Work order
This exercise calls for every record to be set down exactly.

[Collected data]

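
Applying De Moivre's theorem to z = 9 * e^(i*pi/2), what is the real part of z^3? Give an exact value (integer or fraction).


Step 1: By De Moivre's theorem, z^3 = 9^3 * e^(i*3*pi/2) = 729 * (cos(3*pi/2) + i*sin(3*pi/2))
Step 2: |z|^3 = 9^3 = 729
Step 3: The angle 3*pi/2 already lies in [0, 2*pi)
Step 4: cos(3*pi/2) = 0
Step 5: Re(z^3) = 729 * 0 = 0

0


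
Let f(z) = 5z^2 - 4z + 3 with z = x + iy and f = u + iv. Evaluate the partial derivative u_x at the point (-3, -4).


Step 1: f(z) = 5(x+iy)^2 - 4(x+iy) + 3
Step 2: u = 5(x^2 - y^2) - 4x + 3
Step 3: u_x = 10x - 4
Step 4: At (-3, -4): u_x = -30 - 4 = -34

-34


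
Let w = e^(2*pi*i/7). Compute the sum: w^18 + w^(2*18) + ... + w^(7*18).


Step 1: The sum sum_{j=1}^{n} w^(k*j) equals n if n | k, else 0.
Step 2: Here n = 7, k = 18
Step 3: Does n divide k? 7 | 18 -> False
Step 4: Sum = 0

0


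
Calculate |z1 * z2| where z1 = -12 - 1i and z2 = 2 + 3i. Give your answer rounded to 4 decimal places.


Step 1: |z1| = sqrt((-12)^2 + (-1)^2) = sqrt(145)
Step 2: |z2| = sqrt(2^2 + 3^2) = sqrt(13)
Step 3: |z1*z2| = |z1|*|z2| = sqrt(145) * sqrt(13) = sqrt(145 * 13) = sqrt(1885)
Step 4: = 43.4166

43.4166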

Task result
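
Applying De Moivre's theorem to z = 9 * e^(i*pi/2), what is the real part of z^3? Give an exact value (integer or fraction).


Step 1: By De Moivre's theorem, z^3 = 9^3 * e^(i*3*pi/2) = 729 * (cos(3*pi/2) + i*sin(3*pi/2))
Step 2: |z|^3 = 9^3 = 729
Step 3: The angle 3*pi/2 already lies in [0, 2*pi)
Step 4: cos(3*pi/2) = 0
Step 5: Re(z^3) = 729 * 0 = 0

0


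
Let f(z) = 5z^2 - 4z + 3 with z = x + iy and f = u + iv. Evaluate the partial derivative u_x at the point (-3, -4).


Step 1: f(z) = 5(x+iy)^2 - 4(x+iy) + 3
Step 2: u = 5(x^2 - y^2) - 4x + 3
Step 3: u_x = 10x - 4
Step 4: At (-3, -4): u_x = -30 - 4 = -34

-34


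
Let w = e^(2*pi*i/7). Compute the sum: w^18 + w^(2*18) + ... + w^(7*18).


Step 1: The sum sum_{j=1}^{n} w^(k*j) equals n if n | k, else 0.
Step 2: Here n = 7, k = 18
Step 3: Does n divide k? 7 | 18 -> False
Step 4: Sum = 0

0


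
Calculate |z1 * z2| where z1 = -12 - 1i and z2 = 2 + 3i. Give your answer rounded to 4 decimal places.


Step 1: |z1| = sqrt((-12)^2 + (-1)^2) = sqrt(145)
Step 2: |z2| = sqrt(2^2 + 3^2) = sqrt(13)
Step 3: |z1*z2| = |z1|*|z2| = sqrt(145) * sqrt(13) = sqrt(145 * 13) = sqrt(1885)
Step 4: = 43.4166

43.4166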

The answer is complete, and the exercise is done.